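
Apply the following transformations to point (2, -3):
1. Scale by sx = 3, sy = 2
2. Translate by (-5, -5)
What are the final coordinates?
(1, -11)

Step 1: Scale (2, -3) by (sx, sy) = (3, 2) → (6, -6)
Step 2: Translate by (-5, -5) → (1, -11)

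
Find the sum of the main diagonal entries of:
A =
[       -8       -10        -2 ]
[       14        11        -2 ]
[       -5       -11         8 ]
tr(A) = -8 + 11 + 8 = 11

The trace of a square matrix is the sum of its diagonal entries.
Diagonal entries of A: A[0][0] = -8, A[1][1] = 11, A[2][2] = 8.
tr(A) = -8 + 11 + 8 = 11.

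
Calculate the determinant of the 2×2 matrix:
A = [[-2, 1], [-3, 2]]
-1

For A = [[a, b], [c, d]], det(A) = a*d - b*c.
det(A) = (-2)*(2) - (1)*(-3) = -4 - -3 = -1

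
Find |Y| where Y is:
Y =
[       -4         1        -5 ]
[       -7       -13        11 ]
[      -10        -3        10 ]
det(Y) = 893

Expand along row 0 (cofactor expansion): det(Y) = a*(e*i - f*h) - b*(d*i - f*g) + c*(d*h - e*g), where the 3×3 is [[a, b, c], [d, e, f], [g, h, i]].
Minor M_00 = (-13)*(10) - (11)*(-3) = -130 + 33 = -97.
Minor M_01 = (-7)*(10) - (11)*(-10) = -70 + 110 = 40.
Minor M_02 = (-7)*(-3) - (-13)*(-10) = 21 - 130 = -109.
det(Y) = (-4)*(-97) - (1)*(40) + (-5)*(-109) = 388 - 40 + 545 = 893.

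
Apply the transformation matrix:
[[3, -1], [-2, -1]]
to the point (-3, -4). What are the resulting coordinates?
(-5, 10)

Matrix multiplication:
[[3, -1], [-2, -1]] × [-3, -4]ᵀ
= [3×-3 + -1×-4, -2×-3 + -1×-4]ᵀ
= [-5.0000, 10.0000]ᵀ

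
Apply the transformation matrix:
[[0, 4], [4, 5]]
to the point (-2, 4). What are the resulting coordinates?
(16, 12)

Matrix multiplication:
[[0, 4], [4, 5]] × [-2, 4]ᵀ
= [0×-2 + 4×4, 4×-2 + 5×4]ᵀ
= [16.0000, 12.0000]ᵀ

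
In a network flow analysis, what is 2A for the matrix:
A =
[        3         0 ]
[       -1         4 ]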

---

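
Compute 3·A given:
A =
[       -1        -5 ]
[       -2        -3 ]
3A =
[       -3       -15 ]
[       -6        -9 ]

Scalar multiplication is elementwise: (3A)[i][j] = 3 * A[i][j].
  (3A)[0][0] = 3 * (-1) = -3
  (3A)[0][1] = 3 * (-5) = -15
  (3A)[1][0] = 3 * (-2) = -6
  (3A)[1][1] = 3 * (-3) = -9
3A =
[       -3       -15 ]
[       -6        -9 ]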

### What needs to be done
Take every line of the material that contains the word "Find", and copy it.

### Reply
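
Find the sum of the main diagonal entries of:
Find |Y| where Y is: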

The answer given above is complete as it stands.